#### [Task description]
Extract every entry word for word.

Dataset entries

════════════════

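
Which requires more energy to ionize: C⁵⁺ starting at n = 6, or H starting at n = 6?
C⁵⁺ at n = 6 (E = -13.61 eV)

Using E_n = -13.6057 Z² / n² eV:

C⁵⁺ (Z = 6) at n = 6:
E = -13.6057 × 6² / 6² = -13.6057 × 36 / 36 = -13.60570 eV

H (Z = 1) at n = 6:
E = -13.6057 × 1² / 6² = -13.6057 × 1 / 36 = -0.37794 eV

Since -13.60570 eV < -0.37794 eV,
C⁵⁺ at n = 6 is more tightly bound (requires more energy to ionize).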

════════════════

#### [Solution to this exercise]
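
Which requires more energy to ionize: C⁵⁺ starting at n = 6, or H starting at n = 6?
C⁵⁺ at n = 6 (E = -13.61 eV)

Using E_n = -13.6057 Z² / n² eV:

C⁵⁺ (Z = 6) at n = 6:
E = -13.6057 × 6² / 6² = -13.6057 × 36 / 36 = -13.60570 eV

H (Z = 1) at n = 6:
E = -13.6057 × 1² / 6² = -13.6057 × 1 / 36 = -0.37794 eV

Since -13.60570 eV < -0.37794 eV,
C⁵⁺ at n = 6 is more tightly bound (requires more energy to ionize).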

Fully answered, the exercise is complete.